EXERCISE PROMPT
Repeat the entries in full. Each line must match exactly.

Stored data entries:
= = = = =

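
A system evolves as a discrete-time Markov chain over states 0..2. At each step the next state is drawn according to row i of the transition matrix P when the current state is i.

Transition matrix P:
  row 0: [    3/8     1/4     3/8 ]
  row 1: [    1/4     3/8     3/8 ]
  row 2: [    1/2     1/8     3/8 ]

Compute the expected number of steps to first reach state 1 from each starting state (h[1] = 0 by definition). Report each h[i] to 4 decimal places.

First-step conditioning: h[1] = 0; for i ≠ 1, h[i] = 1 + Σ_k P[i][k]·h[k].
  h[0] = 1 + 3/8·h[0] + 3/8·h[2]
  h[2] = 1 + 1/2·h[0] + 3/8·h[2]
Solving the 2×2 linear system over states ≠ 1 gives exactly h = [64/13, 0, 72/13] (h[1] = 0 is the target).

h = [4.9231, 0.0000, 5.5385]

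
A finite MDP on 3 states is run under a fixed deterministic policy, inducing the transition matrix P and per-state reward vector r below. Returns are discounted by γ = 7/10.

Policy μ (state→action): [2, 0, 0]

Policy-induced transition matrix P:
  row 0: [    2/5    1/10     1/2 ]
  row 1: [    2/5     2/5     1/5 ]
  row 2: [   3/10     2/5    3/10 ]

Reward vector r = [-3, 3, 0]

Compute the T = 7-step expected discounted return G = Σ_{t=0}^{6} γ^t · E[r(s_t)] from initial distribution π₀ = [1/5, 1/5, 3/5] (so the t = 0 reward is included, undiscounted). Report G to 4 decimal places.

G = -0.3011

t=0: π = [0.2000, 0.2000, 0.6000], E[r] = 0.0000, γ^t·E[r] = 0.000000, running G = 0.000000
t=1: π = [0.3400, 0.3400, 0.3200], E[r] = 0.0000, γ^t·E[r] = 0.000000, running G = 0.000000
t=2: π = [0.3680, 0.2980, 0.3340], E[r] = -0.2100, γ^t·E[r] = -0.102900, running G = -0.102900
t=3: π = [0.3666, 0.2896, 0.3438], E[r] = -0.2310, γ^t·E[r] = -0.079233, running G = -0.182133
t=4: π = [0.3656, 0.2900, 0.3444], E[r] = -0.2268, γ^t·E[r] = -0.054455, running G = -0.236588
t=5: π = [0.3656, 0.2903, 0.3441], E[r] = -0.2258, γ^t·E[r] = -0.037942, running G = -0.274529
t=6: π = [0.3656, 0.2903, 0.3441], E[r] = -0.2258, γ^t·E[r] = -0.026562, running G = -0.301091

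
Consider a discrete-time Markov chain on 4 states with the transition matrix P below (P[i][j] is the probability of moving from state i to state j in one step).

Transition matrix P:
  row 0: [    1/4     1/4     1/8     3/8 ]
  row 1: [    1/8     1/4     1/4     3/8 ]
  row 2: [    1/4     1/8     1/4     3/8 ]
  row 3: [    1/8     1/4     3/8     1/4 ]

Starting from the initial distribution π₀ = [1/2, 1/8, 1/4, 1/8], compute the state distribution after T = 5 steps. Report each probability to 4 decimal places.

t=0: π = [0.5000, 0.1250, 0.2500, 0.1250]
t=1: π = [0.2188, 0.2188, 0.2031, 0.3594]
t=2: π = [0.1777, 0.2246, 0.2676, 0.3301]
t=3: π = [0.1807, 0.2166, 0.2690, 0.3337]
t=4: π = [0.1812, 0.2164, 0.2691, 0.3333]
t=5: π = [0.1813, 0.2164, 0.2690, 0.3333]

π = [0.1813, 0.2164, 0.2690, 0.3333]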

= = = = =

REPLY
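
A system evolves as a discrete-time Markov chain over states 0..2. At each step the next state is drawn according to row i of the transition matrix P when the current state is i.

Transition matrix P:
  row 0: [    3/8     1/4     3/8 ]
  row 1: [    1/4     3/8     3/8 ]
  row 2: [    1/2     1/8     3/8 ]

Compute the expected number of steps to first reach state 1 from each starting state (h[1] = 0 by definition). Report each h[i] to 4 decimal places.

First-step conditioning: h[1] = 0; for i ≠ 1, h[i] = 1 + Σ_k P[i][k]·h[k].
  h[0] = 1 + 3/8·h[0] + 3/8·h[2]
  h[2] = 1 + 1/2·h[0] + 3/8·h[2]
Solving the 2×2 linear system over states ≠ 1 gives exactly h = [64/13, 0, 72/13] (h[1] = 0 is the target).

h = [4.9231, 0.0000, 5.5385]

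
A finite MDP on 3 states is run under a fixed deterministic policy, inducing the transition matrix P and per-state reward vector r below. Returns are discounted by γ = 7/10.

Policy μ (state→action): [2, 0, 0]

Policy-induced transition matrix P:
  row 0: [    2/5    1/10     1/2 ]
  row 1: [    2/5     2/5     1/5 ]
  row 2: [   3/10     2/5    3/10 ]

Reward vector r = [-3, 3, 0]

Compute the T = 7-step expected discounted return G = Σ_{t=0}^{6} γ^t · E[r(s_t)] from initial distribution π₀ = [1/5, 1/5, 3/5] (so the t = 0 reward is included, undiscounted). Report G to 4 decimal places.

G = -0.3011

t=0: π = [0.2000, 0.2000, 0.6000], E[r] = 0.0000, γ^t·E[r] = 0.000000, running G = 0.000000
t=1: π = [0.3400, 0.3400, 0.3200], E[r] = 0.0000, γ^t·E[r] = 0.000000, running G = 0.000000
t=2: π = [0.3680, 0.2980, 0.3340], E[r] = -0.2100, γ^t·E[r] = -0.102900, running G = -0.102900
t=3: π = [0.3666, 0.2896, 0.3438], E[r] = -0.2310, γ^t·E[r] = -0.079233, running G = -0.182133
t=4: π = [0.3656, 0.2900, 0.3444], E[r] = -0.2268, γ^t·E[r] = -0.054455, running G = -0.236588
t=5: π = [0.3656, 0.2903, 0.3441], E[r] = -0.2258, γ^t·E[r] = -0.037942, running G = -0.274529
t=6: π = [0.3656, 0.2903, 0.3441], E[r] = -0.2258, γ^t·E[r] = -0.026562, running G = -0.301091

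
Consider a discrete-time Markov chain on 4 states with the transition matrix P below (P[i][j] is the probability of moving from state i to state j in one step).

Transition matrix P:
  row 0: [    1/4     1/4     1/8     3/8 ]
  row 1: [    1/8     1/4     1/4     3/8 ]
  row 2: [    1/4     1/8     1/4     3/8 ]
  row 3: [    1/8     1/4     3/8     1/4 ]

Starting from the initial distribution π₀ = [1/2, 1/8, 1/4, 1/8], compute the state distribution after T = 5 steps. Report each probability to 4 decimal places.

t=0: π = [0.5000, 0.1250, 0.2500, 0.1250]
t=1: π = [0.2188, 0.2188, 0.2031, 0.3594]
t=2: π = [0.1777, 0.2246, 0.2676, 0.3301]
t=3: π = [0.1807, 0.2166, 0.2690, 0.3337]
t=4: π = [0.1812, 0.2164, 0.2691, 0.3333]
t=5: π = [0.1813, 0.2164, 0.2690, 0.3333]

π = [0.1813, 0.2164, 0.2690, 0.3333]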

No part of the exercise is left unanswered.